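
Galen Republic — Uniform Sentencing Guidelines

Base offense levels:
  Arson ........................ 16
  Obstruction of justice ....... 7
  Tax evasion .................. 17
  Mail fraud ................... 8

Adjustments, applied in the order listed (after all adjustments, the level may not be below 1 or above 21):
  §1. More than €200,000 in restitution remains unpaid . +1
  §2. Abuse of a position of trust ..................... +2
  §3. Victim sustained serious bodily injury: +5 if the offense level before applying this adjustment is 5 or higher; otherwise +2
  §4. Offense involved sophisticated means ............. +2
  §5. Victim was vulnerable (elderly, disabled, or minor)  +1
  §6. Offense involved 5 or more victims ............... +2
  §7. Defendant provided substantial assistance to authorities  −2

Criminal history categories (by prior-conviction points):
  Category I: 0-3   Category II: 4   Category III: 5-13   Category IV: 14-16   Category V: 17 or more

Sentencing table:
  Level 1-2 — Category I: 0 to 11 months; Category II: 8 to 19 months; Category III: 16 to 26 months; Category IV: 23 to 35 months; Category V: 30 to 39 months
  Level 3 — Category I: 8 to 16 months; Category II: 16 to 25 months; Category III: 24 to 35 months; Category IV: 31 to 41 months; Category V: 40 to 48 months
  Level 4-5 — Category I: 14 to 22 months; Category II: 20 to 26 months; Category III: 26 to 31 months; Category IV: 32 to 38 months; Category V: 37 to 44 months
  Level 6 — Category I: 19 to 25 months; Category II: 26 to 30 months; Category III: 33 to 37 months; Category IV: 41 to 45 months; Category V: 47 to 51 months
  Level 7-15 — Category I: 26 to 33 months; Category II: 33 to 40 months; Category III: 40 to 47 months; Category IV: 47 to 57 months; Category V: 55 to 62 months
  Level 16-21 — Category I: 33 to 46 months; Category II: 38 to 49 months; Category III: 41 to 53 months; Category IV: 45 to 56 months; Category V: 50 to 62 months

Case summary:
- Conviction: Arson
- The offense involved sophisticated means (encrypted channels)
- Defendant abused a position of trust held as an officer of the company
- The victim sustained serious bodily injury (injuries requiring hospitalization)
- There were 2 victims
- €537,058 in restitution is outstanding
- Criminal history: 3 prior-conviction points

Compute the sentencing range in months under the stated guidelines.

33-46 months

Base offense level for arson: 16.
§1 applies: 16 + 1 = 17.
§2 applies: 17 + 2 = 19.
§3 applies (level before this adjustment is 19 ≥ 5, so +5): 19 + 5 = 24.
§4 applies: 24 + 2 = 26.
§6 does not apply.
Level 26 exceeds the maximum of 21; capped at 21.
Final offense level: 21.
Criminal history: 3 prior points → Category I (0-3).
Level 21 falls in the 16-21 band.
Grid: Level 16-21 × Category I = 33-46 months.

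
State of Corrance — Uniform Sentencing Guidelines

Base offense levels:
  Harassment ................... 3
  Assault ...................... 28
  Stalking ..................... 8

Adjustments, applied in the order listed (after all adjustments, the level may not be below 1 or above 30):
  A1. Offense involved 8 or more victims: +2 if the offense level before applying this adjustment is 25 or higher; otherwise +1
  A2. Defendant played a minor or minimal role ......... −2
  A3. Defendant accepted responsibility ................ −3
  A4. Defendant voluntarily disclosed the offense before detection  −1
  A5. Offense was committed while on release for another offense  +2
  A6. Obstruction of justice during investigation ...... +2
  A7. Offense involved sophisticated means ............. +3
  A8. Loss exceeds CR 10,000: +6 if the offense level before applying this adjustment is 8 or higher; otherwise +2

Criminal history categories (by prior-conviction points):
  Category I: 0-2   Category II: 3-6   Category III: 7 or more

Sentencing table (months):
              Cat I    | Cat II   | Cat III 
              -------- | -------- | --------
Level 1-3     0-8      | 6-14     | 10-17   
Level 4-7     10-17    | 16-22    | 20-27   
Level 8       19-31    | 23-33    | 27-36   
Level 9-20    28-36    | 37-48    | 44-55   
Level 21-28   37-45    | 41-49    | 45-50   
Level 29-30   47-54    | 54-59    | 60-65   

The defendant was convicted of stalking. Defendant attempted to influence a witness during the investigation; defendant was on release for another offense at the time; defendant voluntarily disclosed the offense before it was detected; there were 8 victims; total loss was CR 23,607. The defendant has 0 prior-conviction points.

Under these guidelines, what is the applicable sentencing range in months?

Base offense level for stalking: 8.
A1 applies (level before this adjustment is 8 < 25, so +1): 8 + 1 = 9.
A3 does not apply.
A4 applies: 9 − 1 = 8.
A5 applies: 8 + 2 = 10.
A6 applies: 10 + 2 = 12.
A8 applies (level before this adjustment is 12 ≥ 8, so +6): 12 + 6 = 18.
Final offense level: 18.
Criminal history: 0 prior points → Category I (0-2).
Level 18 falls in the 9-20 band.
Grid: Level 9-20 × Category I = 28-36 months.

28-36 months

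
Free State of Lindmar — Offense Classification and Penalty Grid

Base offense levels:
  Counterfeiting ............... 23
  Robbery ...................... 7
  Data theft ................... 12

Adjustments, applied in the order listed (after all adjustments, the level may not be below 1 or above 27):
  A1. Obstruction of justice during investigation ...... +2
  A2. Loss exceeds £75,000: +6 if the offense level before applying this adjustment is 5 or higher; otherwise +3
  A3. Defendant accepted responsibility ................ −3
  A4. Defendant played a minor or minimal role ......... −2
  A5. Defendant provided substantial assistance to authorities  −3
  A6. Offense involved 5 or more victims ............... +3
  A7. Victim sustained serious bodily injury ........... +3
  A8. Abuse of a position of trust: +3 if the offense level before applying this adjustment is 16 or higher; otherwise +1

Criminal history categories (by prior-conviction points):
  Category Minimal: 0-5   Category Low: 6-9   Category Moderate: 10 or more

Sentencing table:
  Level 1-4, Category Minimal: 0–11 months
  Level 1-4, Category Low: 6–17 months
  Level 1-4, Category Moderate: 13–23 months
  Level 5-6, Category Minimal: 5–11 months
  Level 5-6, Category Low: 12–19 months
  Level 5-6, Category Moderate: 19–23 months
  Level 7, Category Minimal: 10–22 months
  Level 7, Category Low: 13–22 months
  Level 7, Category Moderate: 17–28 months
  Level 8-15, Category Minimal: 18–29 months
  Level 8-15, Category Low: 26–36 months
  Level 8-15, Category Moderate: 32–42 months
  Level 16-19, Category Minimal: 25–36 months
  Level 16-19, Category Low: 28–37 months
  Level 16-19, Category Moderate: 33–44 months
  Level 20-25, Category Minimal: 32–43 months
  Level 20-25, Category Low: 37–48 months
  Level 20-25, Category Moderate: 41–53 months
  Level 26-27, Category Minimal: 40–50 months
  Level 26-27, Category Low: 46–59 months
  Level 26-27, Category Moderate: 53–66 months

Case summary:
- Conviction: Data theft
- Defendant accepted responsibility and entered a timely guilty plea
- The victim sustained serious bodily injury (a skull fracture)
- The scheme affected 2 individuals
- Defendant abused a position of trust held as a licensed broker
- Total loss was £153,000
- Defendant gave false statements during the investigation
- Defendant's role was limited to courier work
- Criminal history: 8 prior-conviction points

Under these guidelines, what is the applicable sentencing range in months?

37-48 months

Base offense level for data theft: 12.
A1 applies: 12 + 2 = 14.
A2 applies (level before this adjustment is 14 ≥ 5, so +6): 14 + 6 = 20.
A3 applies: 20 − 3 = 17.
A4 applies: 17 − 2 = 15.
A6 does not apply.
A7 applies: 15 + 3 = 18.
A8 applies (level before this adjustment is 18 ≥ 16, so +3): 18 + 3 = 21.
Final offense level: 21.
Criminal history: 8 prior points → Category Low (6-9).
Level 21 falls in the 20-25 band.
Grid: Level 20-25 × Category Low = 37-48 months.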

•••

▶ [Description of the task] Search the entries for the word "abused" and copy every line that has it.

▶ [Solution for this problem]
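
- Defendant abused a position of trust held as an officer of the company
- Defendant abused a position of trust held as a licensed broker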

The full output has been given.